***** Material shown *****

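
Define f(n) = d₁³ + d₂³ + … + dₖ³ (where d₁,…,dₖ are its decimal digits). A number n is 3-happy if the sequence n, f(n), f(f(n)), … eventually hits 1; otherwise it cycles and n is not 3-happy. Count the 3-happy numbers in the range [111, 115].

1

111: 111 → 3 → 27 → 351 → 153 → 153  (repeats 153)
112: 112 → 10 → 1  (reaches 1)
113: 113 → 29 → 737 → 713 → 371 → 371  (repeats 371)
114: 114 → 66 → 432 → 99 → 1458 → 702 → 351 → 153 → 153  (repeats 153)
115: 115 → 127 → 352 → 160 → 217 → 352  (repeats 352)
3-happy: 112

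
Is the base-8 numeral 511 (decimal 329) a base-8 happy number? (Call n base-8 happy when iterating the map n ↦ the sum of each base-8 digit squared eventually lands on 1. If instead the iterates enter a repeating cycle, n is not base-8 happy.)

329 = (5,1,1)_8 → 5² + 1² + 1² = 25 + 1 + 1 = 27
27 = (3,3)_8 → 3² + 3² = 9 + 9 = 18
18 = (2,2)_8 → 2² + 2² = 4 + 4 = 8
8 = (1,0)_8 → 1² + 0² = 1 + 0 = 1  — reached 1.

base-8 happy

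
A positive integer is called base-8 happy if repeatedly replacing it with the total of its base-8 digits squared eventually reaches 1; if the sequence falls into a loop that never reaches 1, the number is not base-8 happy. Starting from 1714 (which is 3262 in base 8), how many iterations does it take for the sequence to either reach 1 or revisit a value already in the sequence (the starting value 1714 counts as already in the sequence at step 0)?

9

1714 = (3,2,6,2)_8 → 53
53 = (6,5)_8 → 61
61 = (7,5)_8 → 74
74 = (1,1,2)_8 → 6
6 = (6)_8 → 36
36 = (4,4)_8 → 32
32 = (4,0)_8 → 16
16 = (2,0)_8 → 4
4 = (4)_8 → 16  — 16 repeats.
That took 9 steps.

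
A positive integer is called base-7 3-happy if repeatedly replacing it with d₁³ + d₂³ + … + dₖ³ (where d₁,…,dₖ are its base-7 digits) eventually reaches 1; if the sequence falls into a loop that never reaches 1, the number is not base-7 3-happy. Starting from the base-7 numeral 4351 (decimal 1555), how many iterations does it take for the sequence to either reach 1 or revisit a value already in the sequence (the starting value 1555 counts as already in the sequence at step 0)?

3

1555 = (4,3,5,1)_7 → 4³ + 3³ + 5³ + 1³ = 64 + 27 + 125 + 1 = 217
217 = (4,3,0)_7 → 4³ + 3³ + 0³ = 64 + 27 + 0 = 91
91 = (1,6,0)_7 → 1³ + 6³ + 0³ = 1 + 216 + 0 = 217  — 217 repeats.
That took 3 steps.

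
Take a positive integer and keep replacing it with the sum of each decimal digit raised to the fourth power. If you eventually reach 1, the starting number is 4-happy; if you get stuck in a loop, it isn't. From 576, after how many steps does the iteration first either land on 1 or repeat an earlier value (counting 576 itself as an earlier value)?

11

576 → 5⁴ + 7⁴ + 6⁴ = 4322
4322 → 4⁴ + 3⁴ + 2⁴ + 2⁴ = 369
369 → 3⁴ + 6⁴ + 9⁴ = 7938
7938 → 7⁴ + 9⁴ + 3⁴ + 8⁴ = 13139
13139 → 1⁴ + 3⁴ + 1⁴ + 3⁴ + 9⁴ = 6725
6725 → 6⁴ + 7⁴ + 2⁴ + 5⁴ = 4338
4338 → 4⁴ + 3⁴ + 3⁴ + 8⁴ = 4514
4514 → 4⁴ + 5⁴ + 1⁴ + 4⁴ = 1138
1138 → 1⁴ + 1⁴ + 3⁴ + 8⁴ = 4179
4179 → 4⁴ + 1⁴ + 7⁴ + 9⁴ = 9219
9219 → 9⁴ + 2⁴ + 1⁴ + 9⁴ = 13139  — 13139 repeats.
That took 11 steps.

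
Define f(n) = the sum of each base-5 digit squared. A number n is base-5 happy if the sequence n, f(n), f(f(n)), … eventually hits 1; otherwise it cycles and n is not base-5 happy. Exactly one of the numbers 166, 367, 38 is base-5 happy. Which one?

367

166: 166 → 12 → 8 → 10 → 4 → 16 → 10  — repeats 10 (not base-5 happy)
367: 367 → 33 → 11 → 5 → 1  — reaches 1 (base-5 happy)
38: 38 → 14 → 20 → 16 → 10 → 4 → 16  — repeats 16 (not base-5 happy)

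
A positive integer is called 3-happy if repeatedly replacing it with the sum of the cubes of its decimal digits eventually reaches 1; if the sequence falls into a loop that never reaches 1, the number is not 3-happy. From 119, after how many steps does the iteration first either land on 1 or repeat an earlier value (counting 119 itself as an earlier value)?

119 → 1³ + 1³ + 9³ = 1 + 1 + 729 = 731
731 → 7³ + 3³ + 1³ = 343 + 27 + 1 = 371
371 → 3³ + 7³ + 1³ = 27 + 343 + 1 = 371  — 371 repeats.
That took 3 steps.

3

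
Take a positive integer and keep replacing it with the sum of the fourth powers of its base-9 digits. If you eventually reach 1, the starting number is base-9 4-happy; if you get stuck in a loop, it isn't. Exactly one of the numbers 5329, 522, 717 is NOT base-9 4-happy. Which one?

5329: 5329 → 4819 → 2433 → 243 → 81 → 1  — reaches 1 (base-9 4-happy)
522: 522 → 1552 → 274 → 418 → 882 → 4098 → 1956 → 1394 → 8194 → 290 → 722 → 8208 → 114 → 1378 → 4098  — repeats 4098 (not base-9 4-happy)
717: 717 → 7793 → 5395 → 3363 → 2433 → 243 → 81 → 1  — reaches 1 (base-9 4-happy)

522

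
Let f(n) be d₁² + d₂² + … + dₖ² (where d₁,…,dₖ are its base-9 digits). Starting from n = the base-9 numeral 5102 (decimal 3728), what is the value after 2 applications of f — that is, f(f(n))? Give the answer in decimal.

18

3728 = (5,1,0,2)_9 → 5² + 1² + 0² + 2² = 25 + 1 + 0 + 4 = 30
30 = (3,3)_9 → 3² + 3² = 9 + 9 = 18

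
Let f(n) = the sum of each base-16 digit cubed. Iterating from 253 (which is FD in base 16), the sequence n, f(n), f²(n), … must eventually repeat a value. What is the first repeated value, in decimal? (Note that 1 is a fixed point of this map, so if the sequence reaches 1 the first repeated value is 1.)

253 = (15,13)_16 → 15³ + 13³ = 5572
5572 = (1,5,12,4)_16 → 1³ + 5³ + 12³ + 4³ = 1918
1918 = (7,7,14)_16 → 7³ + 7³ + 14³ = 3430
3430 = (13,6,6)_16 → 13³ + 6³ + 6³ = 2629
2629 = (10,4,5)_16 → 10³ + 4³ + 5³ = 1189
1189 = (4,10,5)_16 → 4³ + 10³ + 5³ = 1189  — 1189 already appeared earlier.

1189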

*****

◆ **What you will do**
When you write the entries out again, keep every word and mark exactly as it is.

◆ **Result of this task**
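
Define f(n) = d₁³ + d₂³ + … + dₖ³ (where d₁,…,dₖ are its decimal digits). A number n is 3-happy if the sequence n, f(n), f(f(n)), … eventually hits 1; otherwise it cycles and n is not 3-happy. Count the 3-happy numbers in the range [111, 115].

1

111: 111 → 3 → 27 → 351 → 153 → 153  (repeats 153)
112: 112 → 10 → 1  (reaches 1)
113: 113 → 29 → 737 → 713 → 371 → 371  (repeats 371)
114: 114 → 66 → 432 → 99 → 1458 → 702 → 351 → 153 → 153  (repeats 153)
115: 115 → 127 → 352 → 160 → 217 → 352  (repeats 352)
3-happy: 112

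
Is the base-8 numeral 511 (decimal 329) a base-8 happy number? (Call n base-8 happy when iterating the map n ↦ the sum of each base-8 digit squared eventually lands on 1. If instead the iterates enter a repeating cycle, n is not base-8 happy.)

329 = (5,1,1)_8 → 5² + 1² + 1² = 25 + 1 + 1 = 27
27 = (3,3)_8 → 3² + 3² = 9 + 9 = 18
18 = (2,2)_8 → 2² + 2² = 4 + 4 = 8
8 = (1,0)_8 → 1² + 0² = 1 + 0 = 1  — reached 1.

base-8 happy

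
A positive integer is called base-8 happy if repeatedly replacing it with the total of its base-8 digits squared eventually reaches 1; if the sequence falls into a loop that never reaches 1, the number is not base-8 happy. Starting from 1714 (which is 3262 in base 8), how many iterations does it take for the sequence to either reach 1 or revisit a value already in the sequence (the starting value 1714 counts as already in the sequence at step 0)?

9

1714 = (3,2,6,2)_8 → 53
53 = (6,5)_8 → 61
61 = (7,5)_8 → 74
74 = (1,1,2)_8 → 6
6 = (6)_8 → 36
36 = (4,4)_8 → 32
32 = (4,0)_8 → 16
16 = (2,0)_8 → 4
4 = (4)_8 → 16  — 16 repeats.
That took 9 steps.

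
A positive integer is called base-7 3-happy if repeatedly replacing it with d₁³ + d₂³ + … + dₖ³ (where d₁,…,dₖ are its base-7 digits) eventually reaches 1; if the sequence falls into a loop that never reaches 1, the number is not base-7 3-happy. Starting from the base-7 numeral 4351 (decimal 1555), how many iterations does it take for the sequence to either reach 1 or revisit a value already in the sequence (the starting value 1555 counts as already in the sequence at step 0)?

3

1555 = (4,3,5,1)_7 → 4³ + 3³ + 5³ + 1³ = 64 + 27 + 125 + 1 = 217
217 = (4,3,0)_7 → 4³ + 3³ + 0³ = 64 + 27 + 0 = 91
91 = (1,6,0)_7 → 1³ + 6³ + 0³ = 1 + 216 + 0 = 217  — 217 repeats.
That took 3 steps.

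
Take a positive integer and keep replacing it with the sum of each decimal digit raised to the fourth power. If you eventually reach 1, the starting number is 4-happy; if you get stuck in a loop, it isn't. From 576, after how many steps does the iteration first either land on 1 or repeat an earlier value (counting 576 itself as an earlier value)?

11

576 → 5⁴ + 7⁴ + 6⁴ = 4322
4322 → 4⁴ + 3⁴ + 2⁴ + 2⁴ = 369
369 → 3⁴ + 6⁴ + 9⁴ = 7938
7938 → 7⁴ + 9⁴ + 3⁴ + 8⁴ = 13139
13139 → 1⁴ + 3⁴ + 1⁴ + 3⁴ + 9⁴ = 6725
6725 → 6⁴ + 7⁴ + 2⁴ + 5⁴ = 4338
4338 → 4⁴ + 3⁴ + 3⁴ + 8⁴ = 4514
4514 → 4⁴ + 5⁴ + 1⁴ + 4⁴ = 1138
1138 → 1⁴ + 1⁴ + 3⁴ + 8⁴ = 4179
4179 → 4⁴ + 1⁴ + 7⁴ + 9⁴ = 9219
9219 → 9⁴ + 2⁴ + 1⁴ + 9⁴ = 13139  — 13139 repeats.
That took 11 steps.

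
Define f(n) = the sum of each base-5 digit squared. A number n is base-5 happy if the sequence n, f(n), f(f(n)), … eventually hits 1; otherwise it cycles and n is not base-5 happy. Exactly one of the numbers 166, 367, 38 is base-5 happy. Which one?

367

166: 166 → 12 → 8 → 10 → 4 → 16 → 10  — repeats 10 (not base-5 happy)
367: 367 → 33 → 11 → 5 → 1  — reaches 1 (base-5 happy)
38: 38 → 14 → 20 → 16 → 10 → 4 → 16  — repeats 16 (not base-5 happy)

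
A positive integer is called 3-happy if repeatedly replacing it with the sum of the cubes of its decimal digits eventually reaches 1; if the sequence falls into a loop that never reaches 1, the number is not 3-happy. From 119, after how many steps does the iteration first either land on 1 or repeat an earlier value (counting 119 itself as an earlier value)?

119 → 1³ + 1³ + 9³ = 1 + 1 + 729 = 731
731 → 7³ + 3³ + 1³ = 343 + 27 + 1 = 371
371 → 3³ + 7³ + 1³ = 27 + 343 + 1 = 371  — 371 repeats.
That took 3 steps.

3

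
Take a positive integer and keep replacing it with the sum of the fourth powers of its base-9 digits. If you eventually reach 1, the starting number is base-9 4-happy; if you get stuck in a loop, it isn't. Exactly one of the numbers 5329, 522, 717 is NOT base-9 4-happy. Which one?

5329: 5329 → 4819 → 2433 → 243 → 81 → 1  — reaches 1 (base-9 4-happy)
522: 522 → 1552 → 274 → 418 → 882 → 4098 → 1956 → 1394 → 8194 → 290 → 722 → 8208 → 114 → 1378 → 4098  — repeats 4098 (not base-9 4-happy)
717: 717 → 7793 → 5395 → 3363 → 2433 → 243 → 81 → 1  — reaches 1 (base-9 4-happy)

522

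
Let f(n) be d₁² + d₂² + … + dₖ² (where d₁,…,dₖ are its base-9 digits). Starting from n = the base-9 numeral 5102 (decimal 3728), what is the value after 2 applications of f — that is, f(f(n))? Give the answer in decimal.

18

3728 = (5,1,0,2)_9 → 5² + 1² + 0² + 2² = 25 + 1 + 0 + 4 = 30
30 = (3,3)_9 → 3² + 3² = 9 + 9 = 18

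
Let f(n) = the sum of each base-16 digit cubed. Iterating from 253 (which is FD in base 16), the sequence n, f(n), f²(n), … must eventually repeat a value. What is the first repeated value, in decimal? (Note that 1 is a fixed point of this map, so if the sequence reaches 1 the first repeated value is 1.)

253 = (15,13)_16 → 15³ + 13³ = 5572
5572 = (1,5,12,4)_16 → 1³ + 5³ + 12³ + 4³ = 1918
1918 = (7,7,14)_16 → 7³ + 7³ + 14³ = 3430
3430 = (13,6,6)_16 → 13³ + 6³ + 6³ = 2629
2629 = (10,4,5)_16 → 10³ + 4³ + 5³ = 1189
1189 = (4,10,5)_16 → 4³ + 10³ + 5³ = 1189  — 1189 already appeared earlier.

1189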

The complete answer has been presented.